# AIM OF THE TASK
Take every line of the material below that includes the string "final" and copy it out.

(Beginning of DATA RECORDS)

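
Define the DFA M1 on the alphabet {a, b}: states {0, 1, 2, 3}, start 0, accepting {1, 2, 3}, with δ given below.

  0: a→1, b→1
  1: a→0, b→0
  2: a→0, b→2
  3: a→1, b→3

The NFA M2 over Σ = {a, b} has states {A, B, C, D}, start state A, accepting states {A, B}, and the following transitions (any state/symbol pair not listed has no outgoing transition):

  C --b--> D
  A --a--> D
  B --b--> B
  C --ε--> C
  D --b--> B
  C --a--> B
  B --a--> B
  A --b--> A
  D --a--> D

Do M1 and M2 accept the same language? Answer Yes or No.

No

The string a is accepted by M1 but rejected by M2.
So L(M1) ≠ L(M2).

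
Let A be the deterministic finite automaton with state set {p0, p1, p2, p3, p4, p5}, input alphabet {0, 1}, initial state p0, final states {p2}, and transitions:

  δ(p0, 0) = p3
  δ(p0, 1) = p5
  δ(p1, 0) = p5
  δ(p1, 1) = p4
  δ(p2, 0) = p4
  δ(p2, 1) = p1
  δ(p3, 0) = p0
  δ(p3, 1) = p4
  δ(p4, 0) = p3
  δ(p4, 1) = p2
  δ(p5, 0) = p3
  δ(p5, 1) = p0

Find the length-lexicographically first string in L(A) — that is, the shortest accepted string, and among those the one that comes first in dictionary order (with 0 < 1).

011

A breadth-first search from p0 reaches an accepting state first via the path p0 → p3 → p4 → p2 on input 011.
No string of length < 3 is accepted (BFS exhausts all shorter strings without reaching an accepting state), and 011 is the lexicographically least accepting string of length 3.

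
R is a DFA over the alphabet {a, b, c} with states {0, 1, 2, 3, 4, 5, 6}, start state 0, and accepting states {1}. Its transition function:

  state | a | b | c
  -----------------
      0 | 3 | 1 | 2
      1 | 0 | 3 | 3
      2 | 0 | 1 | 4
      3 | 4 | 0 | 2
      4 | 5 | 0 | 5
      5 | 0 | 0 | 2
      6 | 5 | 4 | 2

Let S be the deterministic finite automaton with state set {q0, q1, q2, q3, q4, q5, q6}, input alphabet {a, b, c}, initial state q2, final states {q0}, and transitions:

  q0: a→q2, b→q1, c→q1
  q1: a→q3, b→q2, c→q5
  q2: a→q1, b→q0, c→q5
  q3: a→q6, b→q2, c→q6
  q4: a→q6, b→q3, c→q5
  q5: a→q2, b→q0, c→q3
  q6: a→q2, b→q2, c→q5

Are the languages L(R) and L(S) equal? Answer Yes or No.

Yes

Exploring the product automaton R × S from the start pair (0, q2), following both machines on each input symbol, reaches 6 state pairs: (0, q2), (3, q1), (1, q0), (2, q5), (4, q3), (5, q6).
R accepts in {1} and S accepts in {q0}. In every reachable pair the two components are either both accepting — (1, q0) — or both non-accepting, so no string is accepted by exactly one of the machines: L(R) \ L(S) and L(S) \ L(R) are both empty.
Hence every string is accepted by R iff it is accepted by S, and the two languages coincide.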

(End of DATA RECORDS)

# ANSWER SECTION
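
Let A be the deterministic finite automaton with state set {p0, p1, p2, p3, p4, p5}, input alphabet {0, 1}, initial state p0, final states {p2}, and transitions:
Let S be the deterministic finite automaton with state set {q0, q1, q2, q3, q4, q5, q6}, input alphabet {a, b, c}, initial state q2, final states {q0}, and transitions: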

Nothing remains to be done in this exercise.